- [EXTRACTED MATERIAL]:
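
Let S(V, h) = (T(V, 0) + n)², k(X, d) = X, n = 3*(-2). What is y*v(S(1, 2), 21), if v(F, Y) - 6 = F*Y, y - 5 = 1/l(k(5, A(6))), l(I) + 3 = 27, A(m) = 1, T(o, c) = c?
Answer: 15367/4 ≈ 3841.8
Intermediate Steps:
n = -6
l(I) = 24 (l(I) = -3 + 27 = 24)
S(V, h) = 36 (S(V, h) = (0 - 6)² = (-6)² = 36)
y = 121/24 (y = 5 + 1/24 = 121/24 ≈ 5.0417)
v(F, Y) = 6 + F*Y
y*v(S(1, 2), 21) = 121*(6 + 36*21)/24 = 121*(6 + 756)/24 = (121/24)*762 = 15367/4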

- [WHAT YOU ARE ASKED TO DO]:
Write the material above out again, exactly as it reads.

- [RESULT OF THIS TASK]:
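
Let S(V, h) = (T(V, 0) + n)², k(X, d) = X, n = 3*(-2). What is y*v(S(1, 2), 21), if v(F, Y) - 6 = F*Y, y - 5 = 1/l(k(5, A(6))), l(I) + 3 = 27, A(m) = 1, T(o, c) = c?
Answer: 15367/4 ≈ 3841.8
Intermediate Steps:
n = -6
l(I) = 24 (l(I) = -3 + 27 = 24)
S(V, h) = 36 (S(V, h) = (0 - 6)² = (-6)² = 36)
y = 121/24 (y = 5 + 1/24 = 121/24 ≈ 5.0417)
v(F, Y) = 6 + F*Y
y*v(S(1, 2), 21) = 121*(6 + 36*21)/24 = 121*(6 + 756)/24 = (121/24)*762 = 15367/4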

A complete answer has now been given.